-------- Supplied entries --------

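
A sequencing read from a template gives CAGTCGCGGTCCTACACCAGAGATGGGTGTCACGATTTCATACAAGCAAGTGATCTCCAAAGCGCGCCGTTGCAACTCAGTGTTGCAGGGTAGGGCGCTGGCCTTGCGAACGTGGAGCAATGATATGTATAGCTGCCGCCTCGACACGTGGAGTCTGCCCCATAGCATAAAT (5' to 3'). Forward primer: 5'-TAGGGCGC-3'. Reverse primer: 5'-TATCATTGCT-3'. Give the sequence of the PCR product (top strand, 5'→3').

5'-TAGGGCGCTGGCCTTGCGAACGTGGAGCAATGATA-3'

The forward primer matches the template at positions 91–98.
Taking the reverse complement of TATCATTGCT gives AGCAATGATA, found at positions 116–125 on the template; the primer anneals here to the top strand with its 3' end pointing upstream.
The product is the template from position 91 through 125 (35 bp).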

--------

§ Problem statement: Every line of the listing above is to be written out again exactly.

§ Output of the task:
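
A sequencing read from a template gives CAGTCGCGGTCCTACACCAGAGATGGGTGTCACGATTTCATACAAGCAAGTGATCTCCAAAGCGCGCCGTTGCAACTCAGTGTTGCAGGGTAGGGCGCTGGCCTTGCGAACGTGGAGCAATGATATGTATAGCTGCCGCCTCGACACGTGGAGTCTGCCCCATAGCATAAAT (5' to 3'). Forward primer: 5'-TAGGGCGC-3'. Reverse primer: 5'-TATCATTGCT-3'. Give the sequence of the PCR product (top strand, 5'→3').

5'-TAGGGCGCTGGCCTTGCGAACGTGGAGCAATGATA-3'

The forward primer matches the template at positions 91–98.
Taking the reverse complement of TATCATTGCT gives AGCAATGATA, found at positions 116–125 on the template; the primer anneals here to the top strand with its 3' end pointing upstream.
The product is the template from position 91 through 125 (35 bp).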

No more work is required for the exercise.